Task to complete: All lines from the one with "A lunar-calendar app needs this value. 14%" through the final line of the records below must be written out exactly, with no other text.

(Data for this task begins)

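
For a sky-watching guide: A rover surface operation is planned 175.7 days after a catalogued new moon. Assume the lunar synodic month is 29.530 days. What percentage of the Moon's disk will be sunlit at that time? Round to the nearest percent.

Reduce mod P: 175.7 − 5×29.530 = 28.05 d into the current lunation.
Elongation θ = 360° × 28.05/29.530 ≈ 342.0°.
cos 342.0° = 0.951, so f = (1 − 0.951)/2 = 0.025, so 2%.

2%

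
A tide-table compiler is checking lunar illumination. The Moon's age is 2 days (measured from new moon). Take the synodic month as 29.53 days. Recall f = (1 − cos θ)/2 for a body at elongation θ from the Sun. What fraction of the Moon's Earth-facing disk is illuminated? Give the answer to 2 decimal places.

Elongation θ = 360° × 2/29.53 ≈ 24.4°.
cos 24.4° = 0.911, so f = (1 − 0.911)/2 = 0.045.

0.04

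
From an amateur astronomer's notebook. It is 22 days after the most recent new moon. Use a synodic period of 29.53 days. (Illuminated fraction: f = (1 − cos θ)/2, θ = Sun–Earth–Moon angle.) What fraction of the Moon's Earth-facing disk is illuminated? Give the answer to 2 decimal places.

0.52

Phase angle: θ = 360°·(22 d)/(29.53 d) = 268.2°.
cos 268.2° = (-0.031), so f = (1 − (-0.031))/2 = 0.516.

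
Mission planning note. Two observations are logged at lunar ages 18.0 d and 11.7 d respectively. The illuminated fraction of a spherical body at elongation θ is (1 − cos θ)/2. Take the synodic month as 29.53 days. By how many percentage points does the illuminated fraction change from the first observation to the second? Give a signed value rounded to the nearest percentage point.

+1 pp

θ₁ = 360° × 18.0/29.53 = 219.4°, f₁ = (1 − cos θ₁)/2 = 0.886.
θ₂ = 360° × 11.7/29.53 = 142.6°, f₂ = (1 − cos θ₂)/2 = 0.897.
Change = f₂ − f₁ = +0.011 → +1 percentage points.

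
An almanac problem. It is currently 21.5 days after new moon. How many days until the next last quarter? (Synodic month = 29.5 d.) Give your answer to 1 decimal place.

Last quarter is 0.75 of the way through the cycle: age 0.75 × 29.5 = 22.125 d.
So 0.625 days remain (22.125 − 21.5).

0.6 days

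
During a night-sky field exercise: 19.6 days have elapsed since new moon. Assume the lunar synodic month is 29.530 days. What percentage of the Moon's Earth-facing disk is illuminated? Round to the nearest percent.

76%

Elongation θ = 360° × 19.6/29.530 ≈ 238.9°.
With cos θ = (-0.516), the lit fraction is (1 − (-0.516))/2 ≈ 0.758, so 76%.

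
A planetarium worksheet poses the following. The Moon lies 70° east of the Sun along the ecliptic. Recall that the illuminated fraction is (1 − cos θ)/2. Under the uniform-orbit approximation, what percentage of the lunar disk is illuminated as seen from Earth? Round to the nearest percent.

f = (1 − cos 70°)/2 = (1 − 0.342)/2 ≈ 0.329, i.e. 33%.

33%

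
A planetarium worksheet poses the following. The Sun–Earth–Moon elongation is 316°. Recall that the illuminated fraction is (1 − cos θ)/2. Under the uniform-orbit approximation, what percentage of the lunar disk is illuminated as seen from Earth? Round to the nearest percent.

Half-versine of 316°: (1 − 0.719)/2 = 0.140, i.e. 14%.

14%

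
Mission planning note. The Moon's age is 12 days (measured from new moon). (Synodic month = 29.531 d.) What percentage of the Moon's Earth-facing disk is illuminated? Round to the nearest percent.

92%

The Moon has covered 12/29.531 of its cycle, so θ ≈ 360° × 12/29.531 = 146.3°.
cos 146.3° = (-0.832), so f = (1 − (-0.832))/2 = 0.916, so 92%.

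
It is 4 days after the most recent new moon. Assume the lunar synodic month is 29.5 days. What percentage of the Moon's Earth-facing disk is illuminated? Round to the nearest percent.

17%

Phase angle: θ = 360°·(4 d)/(29.5 d) = 48.8°.
With cos θ = 0.659, the lit fraction is (1 − 0.659)/2 ≈ 0.171, so 17%.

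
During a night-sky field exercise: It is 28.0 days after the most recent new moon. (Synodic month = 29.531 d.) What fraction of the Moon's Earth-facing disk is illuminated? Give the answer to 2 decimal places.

0.03

Phase angle: θ = 360°·(28.0 d)/(29.531 d) = 341.3°.
cos 341.3° = 0.947, so f = (1 − 0.947)/2 = 0.026.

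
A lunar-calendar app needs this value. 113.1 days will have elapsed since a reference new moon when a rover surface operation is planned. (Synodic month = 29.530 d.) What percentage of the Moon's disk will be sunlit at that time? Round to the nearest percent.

113.1/29.530 = 3.830 lunations, so 3 complete cycles and 24.51 d into the next.
Elongation θ = 360° × 24.51/29.530 ≈ 298.8°.
With cos θ = 0.482, the lit fraction is (1 − 0.482)/2 ≈ 0.259, so 26%.

26%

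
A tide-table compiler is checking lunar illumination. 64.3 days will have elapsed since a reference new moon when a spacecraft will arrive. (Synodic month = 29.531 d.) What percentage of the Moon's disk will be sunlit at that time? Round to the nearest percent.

64.3/29.531 = 2.177 lunations, so 2 complete cycles and 5.24 d into the next.
Elongation θ = 360° × 5.24/29.531 ≈ 63.9°.
Illuminated fraction = (1 − cos 63.9°)/2 = (1 − 0.441)/2 ≈ 0.280, so 28%.

28%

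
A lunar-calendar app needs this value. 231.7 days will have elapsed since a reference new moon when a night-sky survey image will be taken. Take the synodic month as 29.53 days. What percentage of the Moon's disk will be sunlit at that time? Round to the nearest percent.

22%

231.7 d spans 7 complete synodic months (7 × 29.53 = 206.71 d) plus 24.99 d.
Phase angle: θ = 360°·(24.99 d)/(29.53 d) = 304.7°.
cos 304.7° = 0.569, so f = (1 − 0.569)/2 = 0.216, so 22%.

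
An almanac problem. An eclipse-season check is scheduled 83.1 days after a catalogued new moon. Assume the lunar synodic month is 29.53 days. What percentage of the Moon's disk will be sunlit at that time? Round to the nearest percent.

83.1 d spans 2 complete synodic months (2 × 29.53 = 59.06 d) plus 24.04 d.
The Moon has covered 24.04/29.53 of its cycle, so θ ≈ 360° × 24.04/29.53 = 293.1°.
Illuminated fraction = (1 − cos 293.1°)/2 = (1 − 0.392)/2 ≈ 0.304, so 30%.

30%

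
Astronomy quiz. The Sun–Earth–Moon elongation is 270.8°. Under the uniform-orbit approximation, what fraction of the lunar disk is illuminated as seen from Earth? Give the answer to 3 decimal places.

cos 270.8° = 0.014, so f = (1 − 0.014)/2 = 0.493.

0.493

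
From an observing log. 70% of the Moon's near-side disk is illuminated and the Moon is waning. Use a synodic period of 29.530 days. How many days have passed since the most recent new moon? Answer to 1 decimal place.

20.2 days

cos θ = 1 − 2f = -0.400, giving a principal value of 113.6°.
Since the Moon is past full (waning), take the reflex angle: θ = 360° − 113.6° = 246.4°.
Age = 29.530 × 246.4°/360° ≈ 20.21 days.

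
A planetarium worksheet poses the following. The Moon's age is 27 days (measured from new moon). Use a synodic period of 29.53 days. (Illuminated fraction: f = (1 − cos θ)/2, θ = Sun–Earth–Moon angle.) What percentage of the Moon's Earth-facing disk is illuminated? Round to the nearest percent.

The Moon has covered 27/29.53 of its cycle, so θ ≈ 360° × 27/29.53 = 329.2°.
With cos θ = 0.859, the lit fraction is (1 − 0.859)/2 ≈ 0.071, so 7%.

7%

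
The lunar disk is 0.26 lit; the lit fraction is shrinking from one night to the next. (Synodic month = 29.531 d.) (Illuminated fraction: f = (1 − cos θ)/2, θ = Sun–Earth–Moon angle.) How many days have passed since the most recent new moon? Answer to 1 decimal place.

24.5 days

Invert f = (1 − cos θ)/2 to get cos θ = 1 − 2(0.26) = 0.480, hence θ₀ = arccos 0.480 = 61.3°.
Waning ⇒ past full, so θ = 360° − 61.3° = 298.7°.
Age = 29.531 × 298.7°/360° ≈ 24.50 days.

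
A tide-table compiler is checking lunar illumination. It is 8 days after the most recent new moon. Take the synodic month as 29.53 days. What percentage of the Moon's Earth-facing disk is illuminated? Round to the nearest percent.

57%

Elongation θ = 360° × 8/29.53 ≈ 97.5°.
Illuminated fraction = (1 − cos 97.5°)/2 = (1 − (-0.131))/2 ≈ 0.566, so 57%.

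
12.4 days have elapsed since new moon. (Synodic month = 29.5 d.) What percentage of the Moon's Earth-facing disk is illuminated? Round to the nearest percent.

94%

The Moon has covered 12.4/29.5 of its cycle, so θ ≈ 360° × 12.4/29.5 = 151.3°.
cos 151.3° = (-0.877), so f = (1 − (-0.877))/2 = 0.939, so 94%.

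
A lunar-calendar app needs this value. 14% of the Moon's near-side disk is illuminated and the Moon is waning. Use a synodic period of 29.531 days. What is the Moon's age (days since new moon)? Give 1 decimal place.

From f = (1 − cos θ)/2: cos θ = 1 − 2×0.14 = 0.720; arccos → 43.9°.
A waning Moon lies in 180°–360°, so θ = 360° − 43.9° = 316.1°.
Age = 29.531 × 316.1°/360° ≈ 25.93 days.

25.9 days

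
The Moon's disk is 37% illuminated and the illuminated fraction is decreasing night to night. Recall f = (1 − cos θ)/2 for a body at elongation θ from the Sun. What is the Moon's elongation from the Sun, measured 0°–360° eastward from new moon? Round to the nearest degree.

From f = (1 − cos θ)/2: cos θ = 1 − 2×0.37 = 0.260; arccos → 74.9°.
Waning ⇒ past full, so θ = 360° − 74.9° = 285.1°.

285°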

(Data for this task ends)

Solved exercise:
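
A lunar-calendar app needs this value. 14% of the Moon's near-side disk is illuminated and the Moon is waning. Use a synodic period of 29.531 days. What is the Moon's age (days since new moon)? Give 1 decimal place.

From f = (1 − cos θ)/2: cos θ = 1 − 2×0.14 = 0.720; arccos → 43.9°.
A waning Moon lies in 180°–360°, so θ = 360° − 43.9° = 316.1°.
Age = 29.531 × 316.1°/360° ≈ 25.93 days.

25.9 days

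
The Moon's disk is 37% illuminated and the illuminated fraction is decreasing night to night. Recall f = (1 − cos θ)/2 for a body at elongation θ from the Sun. What is the Moon's elongation from the Sun, measured 0°–360° eastward from new moon? Round to the nearest degree.

From f = (1 − cos θ)/2: cos θ = 1 − 2×0.37 = 0.260; arccos → 74.9°.
Waning ⇒ past full, so θ = 360° − 74.9° = 285.1°.

285°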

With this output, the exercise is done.